** Dataset extract follows **

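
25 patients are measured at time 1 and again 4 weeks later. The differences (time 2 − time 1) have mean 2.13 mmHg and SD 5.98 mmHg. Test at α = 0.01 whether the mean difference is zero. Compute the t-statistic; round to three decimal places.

1.781

H0: μ_d = 0; H1: μ_d ≠ 0 (paired t-test on the differences, two-sided).
t = d̄/(s_d/√n) = 2.13/(5.98/√25) = 1.781
df = n − 1 = 24
Two-sided p-value ≈ 0.0876
Since p ≈ 0.0876 > α = 0.01, fail to reject H0; the evidence is not statistically significant.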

** End of Dataset extract **

Your task: Transcribe the data above in full, exactly as it appears.

Output below:
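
25 patients are measured at time 1 and again 4 weeks later. The differences (time 2 − time 1) have mean 2.13 mmHg and SD 5.98 mmHg. Test at α = 0.01 whether the mean difference is zero. Compute the t-statistic; round to three decimal places.

1.781

H0: μ_d = 0; H1: μ_d ≠ 0 (paired t-test on the differences, two-sided).
t = d̄/(s_d/√n) = 2.13/(5.98/√25) = 1.781
df = n − 1 = 24
Two-sided p-value ≈ 0.0876
Since p ≈ 0.0876 > α = 0.01, fail to reject H0; the evidence is not statistically significant.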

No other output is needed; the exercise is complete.